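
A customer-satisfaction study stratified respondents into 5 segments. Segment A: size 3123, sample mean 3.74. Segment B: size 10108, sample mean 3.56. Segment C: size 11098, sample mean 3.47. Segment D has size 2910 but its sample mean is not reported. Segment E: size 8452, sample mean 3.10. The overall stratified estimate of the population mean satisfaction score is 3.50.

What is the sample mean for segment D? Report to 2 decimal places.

Σ Nₕx̄ₕ = N·μ, so 2910·x̄_D = 35691·3.50 − (3123·3.74 + 10108·3.56 + 11098·3.47 + 8452·3.10).
= 124918.5 − 112375.76 = 12542.74.
x̄_D = 12542.74 / 2910 = 4.3102... → 4.31.

4.31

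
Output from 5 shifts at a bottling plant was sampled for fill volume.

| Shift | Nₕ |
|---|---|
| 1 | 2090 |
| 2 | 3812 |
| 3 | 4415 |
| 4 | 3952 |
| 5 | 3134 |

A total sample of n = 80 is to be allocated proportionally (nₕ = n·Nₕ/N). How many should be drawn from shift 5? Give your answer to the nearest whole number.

14

Share of shift 5 = 3134/17403 = 0.18008.
Allocate 80 × 0.18008 = 14.407... → 14.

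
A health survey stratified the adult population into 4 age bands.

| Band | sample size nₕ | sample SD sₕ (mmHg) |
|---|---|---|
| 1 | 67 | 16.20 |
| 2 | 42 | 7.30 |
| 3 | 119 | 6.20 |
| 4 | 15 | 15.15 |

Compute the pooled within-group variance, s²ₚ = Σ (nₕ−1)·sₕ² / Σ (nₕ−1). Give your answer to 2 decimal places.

114.04

Degrees of freedom: 66 + 41 + 118 + 14 = 239.
Σ(nₕ−1)sₕ² = 66·262.44 + 41·53.29 + 118·38.44 + 14·229.5225 = 27255.165.
s²ₚ = 27255.165 / 239 = 114.0383... → 114.04.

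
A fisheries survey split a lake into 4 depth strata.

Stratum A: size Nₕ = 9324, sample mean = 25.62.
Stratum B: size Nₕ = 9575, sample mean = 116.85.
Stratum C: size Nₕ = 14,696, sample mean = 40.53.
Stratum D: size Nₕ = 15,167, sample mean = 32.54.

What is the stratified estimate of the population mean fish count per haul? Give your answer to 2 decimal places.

x̄_st = (Σ Nₕx̄ₕ) / (Σ Nₕ) = (9324·25.62 + 9575·116.85 + 14696·40.53 + 15167·32.54) / 48762
= 2446882.69 / 48762 = 50.1801... → 50.18.

50.18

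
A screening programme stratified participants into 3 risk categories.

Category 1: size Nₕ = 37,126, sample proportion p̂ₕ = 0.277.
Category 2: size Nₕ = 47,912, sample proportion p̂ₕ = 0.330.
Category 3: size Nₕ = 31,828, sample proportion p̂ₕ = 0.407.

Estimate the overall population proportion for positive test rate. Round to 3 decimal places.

0.334

Wₕ = Nₕ/N with N = 116866: 0.3177, 0.4100, 0.2723.
p̂_st = 0.3177·0.277 + 0.4100·0.330 + 0.2723·0.407 ≈ 0.33413... → 0.334.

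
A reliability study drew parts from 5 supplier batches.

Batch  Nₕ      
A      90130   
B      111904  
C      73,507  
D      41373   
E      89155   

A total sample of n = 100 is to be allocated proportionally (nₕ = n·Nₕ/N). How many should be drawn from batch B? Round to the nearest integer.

28

N = 90130 + 111904 + 73507 + 41373 + 89155 = 406069.
n_B = 100·111904/406069 = 27.558... → 28.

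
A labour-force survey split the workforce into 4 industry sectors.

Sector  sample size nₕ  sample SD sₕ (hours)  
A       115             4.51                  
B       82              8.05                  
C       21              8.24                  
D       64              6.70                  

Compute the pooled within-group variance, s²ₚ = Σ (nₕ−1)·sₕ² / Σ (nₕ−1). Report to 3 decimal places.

A: (115−1)·4.51² = 114·20.3401 = 2318.7714
B: (82−1)·8.05² = 81·64.8025 = 5249.0025
C: (21−1)·8.24² = 20·67.8976 = 1357.952
D: (64−1)·6.70² = 63·44.89 = 2828.07
Numerator = 11753.7959; denominator = Σ(nₕ−1) = 278.
s²ₚ = 11753.7959/278 = 42.27984... → 42.280.

42.280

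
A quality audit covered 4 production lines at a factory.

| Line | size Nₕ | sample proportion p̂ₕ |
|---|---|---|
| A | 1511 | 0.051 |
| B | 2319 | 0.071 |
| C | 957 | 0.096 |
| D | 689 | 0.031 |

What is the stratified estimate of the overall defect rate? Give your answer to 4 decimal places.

0.0648

N = 1511 + 2319 + 957 + 689 = 5476.
Overall proportion = Σ (Nₕ/N)·p̂ₕ.
Σ Nₕp̂ₕ = 77.061 + 164.649 + 91.872 + 21.359 = 354.941.
354.941 / 5476 = 0.064818... → 0.0648.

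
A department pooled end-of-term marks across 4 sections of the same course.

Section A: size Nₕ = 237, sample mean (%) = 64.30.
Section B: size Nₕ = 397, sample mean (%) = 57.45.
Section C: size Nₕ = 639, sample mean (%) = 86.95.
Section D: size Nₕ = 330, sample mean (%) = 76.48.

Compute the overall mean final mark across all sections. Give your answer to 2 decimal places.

N = 237 + 397 + 639 + 330 = 1603.
Overall mean = Σ (Nₕ/N)·x̄ₕ — weight by population share, not a simple average.
Σ Nₕx̄ₕ = 237·64.30 + 397·57.45 + 639·86.95 + 330·76.48 = 15239.1 + 22807.65 + 55561.05 + 25238.4 = 118846.2.
Divide by N: 118846.2 / 1603 = 74.1399... → 74.14.

74.14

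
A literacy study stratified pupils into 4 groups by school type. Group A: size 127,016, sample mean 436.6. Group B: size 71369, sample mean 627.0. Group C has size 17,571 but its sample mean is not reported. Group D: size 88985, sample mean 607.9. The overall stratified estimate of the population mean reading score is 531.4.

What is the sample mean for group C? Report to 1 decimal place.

441.0

N = 127016 + 71369 + 17571 + 88985 = 304941.
Overall total = μ·N = 531.4·304941 = 162045647.4.
Subtract the known strata: 127016·436.6 + 71369·627.0 + 88985·607.9 = 154297530.1.
Remaining total for group C: 162045647.4 − 154297530.1 = 7748117.3.
Divide by its size: 7748117.3 / 17571 = 440.961... → 441.0.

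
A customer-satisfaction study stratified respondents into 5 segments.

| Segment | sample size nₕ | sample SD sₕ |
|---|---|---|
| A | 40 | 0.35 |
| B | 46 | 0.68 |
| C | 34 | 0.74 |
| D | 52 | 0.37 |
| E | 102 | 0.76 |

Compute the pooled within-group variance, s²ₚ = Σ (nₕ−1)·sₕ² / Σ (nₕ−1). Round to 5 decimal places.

0.40511

Degrees of freedom: 39 + 45 + 33 + 51 + 101 = 269.
Σ(nₕ−1)sₕ² = 39·0.1225 + 45·0.4624 + 33·0.5476 + 51·0.1369 + 101·0.5776 = 108.9758.
s²ₚ = 108.9758 / 269 = 0.4051145... → 0.40511.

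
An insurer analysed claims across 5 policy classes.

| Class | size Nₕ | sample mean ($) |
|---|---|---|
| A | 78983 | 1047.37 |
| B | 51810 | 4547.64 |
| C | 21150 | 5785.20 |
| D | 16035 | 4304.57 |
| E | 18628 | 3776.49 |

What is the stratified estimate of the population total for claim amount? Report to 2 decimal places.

Population total = Σ Nₕ·x̄ₕ (each stratum's size times its mean).
78983·1047.37 + 51810·4547.64 + 21150·5785.20 + 16035·4304.57 + 18628·3776.49 = 82724424.71 + 235613228.4 + 122356980 + 69023779.95 + 70348455.72 = 580066868.78.

580066868.78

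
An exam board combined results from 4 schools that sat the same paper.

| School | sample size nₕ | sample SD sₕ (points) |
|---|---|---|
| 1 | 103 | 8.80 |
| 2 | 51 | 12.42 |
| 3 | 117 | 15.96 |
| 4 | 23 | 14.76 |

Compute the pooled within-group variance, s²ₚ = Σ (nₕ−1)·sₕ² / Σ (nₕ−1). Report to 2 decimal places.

172.25

1: (103−1)·8.80² = 102·77.44 = 7898.88
2: (51−1)·12.42² = 50·154.2564 = 7712.82
3: (117−1)·15.96² = 116·254.7216 = 29547.7056
4: (23−1)·14.76² = 22·217.8576 = 4792.8672
Numerator = 49952.2728; denominator = Σ(nₕ−1) = 290.
s²ₚ = 49952.2728/290 = 172.2492... → 172.25.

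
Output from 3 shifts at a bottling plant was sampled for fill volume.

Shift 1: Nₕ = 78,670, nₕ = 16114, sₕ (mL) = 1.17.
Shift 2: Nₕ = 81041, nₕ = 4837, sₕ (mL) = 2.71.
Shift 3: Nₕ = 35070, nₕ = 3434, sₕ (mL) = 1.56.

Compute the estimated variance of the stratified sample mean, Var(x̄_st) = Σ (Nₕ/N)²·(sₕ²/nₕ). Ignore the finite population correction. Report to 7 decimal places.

0.0002997

N = 194781. Term for each stratum: Wₕ²sₕ²/nₕ.
Var(x̄_st) = 0.0000138578 + 0.0002628324 + 0.0000229735 = 0.0002996637 → 0.0002997.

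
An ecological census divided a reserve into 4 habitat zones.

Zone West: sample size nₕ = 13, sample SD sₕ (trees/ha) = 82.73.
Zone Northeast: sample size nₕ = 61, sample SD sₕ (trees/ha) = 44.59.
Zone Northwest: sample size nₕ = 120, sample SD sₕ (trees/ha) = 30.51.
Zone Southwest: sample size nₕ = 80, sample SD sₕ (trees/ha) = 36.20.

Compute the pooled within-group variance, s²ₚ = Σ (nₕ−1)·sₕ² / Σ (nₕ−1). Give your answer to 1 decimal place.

1539.7

Degrees of freedom: 12 + 60 + 119 + 79 = 270.
Σ(nₕ−1)sₕ² = 12·6844.2529 + 60·1988.2681 + 119·930.8601 + 79·1310.44 = 415724.2327.
s²ₚ = 415724.2327 / 270 = 1539.719... → 1539.7.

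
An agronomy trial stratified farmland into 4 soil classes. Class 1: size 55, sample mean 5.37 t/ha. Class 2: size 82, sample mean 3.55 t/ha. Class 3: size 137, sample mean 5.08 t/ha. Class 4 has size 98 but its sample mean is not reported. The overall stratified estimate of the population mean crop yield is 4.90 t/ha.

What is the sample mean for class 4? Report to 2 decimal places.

Σ Nₕx̄ₕ = N·μ, so 98·x̄_4 = 372·4.90 − (55·5.37 + 82·3.55 + 137·5.08).
= 1822.8 − 1282.41 = 540.39.
x̄_4 = 540.39 / 98 = 5.5142... → 5.51.

5.51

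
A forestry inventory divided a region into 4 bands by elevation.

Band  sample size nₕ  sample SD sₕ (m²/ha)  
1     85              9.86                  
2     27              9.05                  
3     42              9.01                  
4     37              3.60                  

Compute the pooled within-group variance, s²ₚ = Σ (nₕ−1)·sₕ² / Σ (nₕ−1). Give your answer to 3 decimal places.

75.352

Degrees of freedom: 84 + 26 + 41 + 36 = 187.
Σ(nₕ−1)sₕ² = 84·97.2196 + 26·81.9025 + 41·81.1801 + 36·12.96 = 14090.8555.
s²ₚ = 14090.8555 / 187 = 75.35217... → 75.352.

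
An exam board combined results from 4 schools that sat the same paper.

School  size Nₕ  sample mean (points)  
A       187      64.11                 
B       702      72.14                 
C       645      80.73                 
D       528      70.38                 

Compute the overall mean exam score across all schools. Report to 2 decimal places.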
____
[Your instructions] As the answer, set down only the lines from the data above between the one holding "117 | 15.96 |" and the one holding "Zone Southwest: sample", inclusive, exactly as they read.

[Exercise response]
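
| 3 | 117 | 15.96 |
| 4 | 23 | 14.76 |

Compute the pooled within-group variance, s²ₚ = Σ (nₕ−1)·sₕ² / Σ (nₕ−1). Report to 2 decimal places.

172.25

1: (103−1)·8.80² = 102·77.44 = 7898.88
2: (51−1)·12.42² = 50·154.2564 = 7712.82
3: (117−1)·15.96² = 116·254.7216 = 29547.7056
4: (23−1)·14.76² = 22·217.8576 = 4792.8672
Numerator = 49952.2728; denominator = Σ(nₕ−1) = 290.
s²ₚ = 49952.2728/290 = 172.2492... → 172.25.

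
Output from 3 shifts at a bottling plant was sampled for fill volume.

Shift 1: Nₕ = 78,670, nₕ = 16114, sₕ (mL) = 1.17.
Shift 2: Nₕ = 81041, nₕ = 4837, sₕ (mL) = 2.71.
Shift 3: Nₕ = 35070, nₕ = 3434, sₕ (mL) = 1.56.

Compute the estimated variance of the stratified sample mean, Var(x̄_st) = Σ (Nₕ/N)²·(sₕ²/nₕ). Ignore the finite population correction. Report to 7 decimal places.

0.0002997

N = 194781. Term for each stratum: Wₕ²sₕ²/nₕ.
Var(x̄_st) = 0.0000138578 + 0.0002628324 + 0.0000229735 = 0.0002996637 → 0.0002997.

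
An ecological census divided a reserve into 4 habitat zones.

Zone West: sample size nₕ = 13, sample SD sₕ (trees/ha) = 82.73.
Zone Northeast: sample size nₕ = 61, sample SD sₕ (trees/ha) = 44.59.
Zone Northwest: sample size nₕ = 120, sample SD sₕ (trees/ha) = 30.51.
Zone Southwest: sample size nₕ = 80, sample SD sₕ (trees/ha) = 36.20.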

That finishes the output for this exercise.